How to complete this task — Copy every entry precisely.

════════════════════

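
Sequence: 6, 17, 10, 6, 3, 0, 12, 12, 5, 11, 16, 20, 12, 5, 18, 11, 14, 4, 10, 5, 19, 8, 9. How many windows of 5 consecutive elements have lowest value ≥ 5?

8

6 17 10 6 3 → min 3
17 10 6 3 0 → min 0
10 6 3 0 12 → min 0
6 3 0 12 12 → min 0
3 0 12 12 5 → min 0
0 12 12 5 11 → min 0
12 12 5 11 16 → min 5  ≥ 5 ✓
12 5 11 16 20 → min 5  ≥ 5 ✓
5 11 16 20 12 → min 5  ≥ 5 ✓
11 16 20 12 5 → min 5  ≥ 5 ✓
16 20 12 5 18 → min 5  ≥ 5 ✓
20 12 5 18 11 → min 5  ≥ 5 ✓
12 5 18 11 14 → min 5  ≥ 5 ✓
5 18 11 14 4 → min 4
18 11 14 4 10 → min 4
11 14 4 10 5 → min 4
14 4 10 5 19 → min 4
4 10 5 19 8 → min 4
10 5 19 8 9 → min 5  ≥ 5 ✓
8 windows satisfy the condition.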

════════════════════

Response to this task —
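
Sequence: 6, 17, 10, 6, 3, 0, 12, 12, 5, 11, 16, 20, 12, 5, 18, 11, 14, 4, 10, 5, 19, 8, 9. How many windows of 5 consecutive elements have lowest value ≥ 5?

8

6 17 10 6 3 → min 3
17 10 6 3 0 → min 0
10 6 3 0 12 → min 0
6 3 0 12 12 → min 0
3 0 12 12 5 → min 0
0 12 12 5 11 → min 0
12 12 5 11 16 → min 5  ≥ 5 ✓
12 5 11 16 20 → min 5  ≥ 5 ✓
5 11 16 20 12 → min 5  ≥ 5 ✓
11 16 20 12 5 → min 5  ≥ 5 ✓
16 20 12 5 18 → min 5  ≥ 5 ✓
20 12 5 18 11 → min 5  ≥ 5 ✓
12 5 18 11 14 → min 5  ≥ 5 ✓
5 18 11 14 4 → min 4
18 11 14 4 10 → min 4
11 14 4 10 5 → min 4
14 4 10 5 19 → min 4
4 10 5 19 8 → min 4
10 5 19 8 9 → min 5  ≥ 5 ✓
8 windows satisfy the condition.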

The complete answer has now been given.